TASK PROMPT: Output all entries verbatim.

GIVEN RECORDS Start Marker

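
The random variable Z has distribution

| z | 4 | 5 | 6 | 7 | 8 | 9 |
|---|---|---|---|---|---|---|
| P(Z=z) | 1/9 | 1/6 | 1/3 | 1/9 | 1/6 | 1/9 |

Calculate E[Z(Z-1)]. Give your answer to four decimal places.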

GIVEN RECORDS End Marker

EXERCISE OUTPUT:
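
The random variable Z has distribution

| z | 4 | 5 | 6 | 7 | 8 | 9 |
|---|---|---|---|---|---|---|
| P(Z=z) | 1/9 | 1/6 | 1/3 | 1/9 | 1/6 | 1/9 |

Calculate E[Z(Z-1)]. Give your answer to four decimal places.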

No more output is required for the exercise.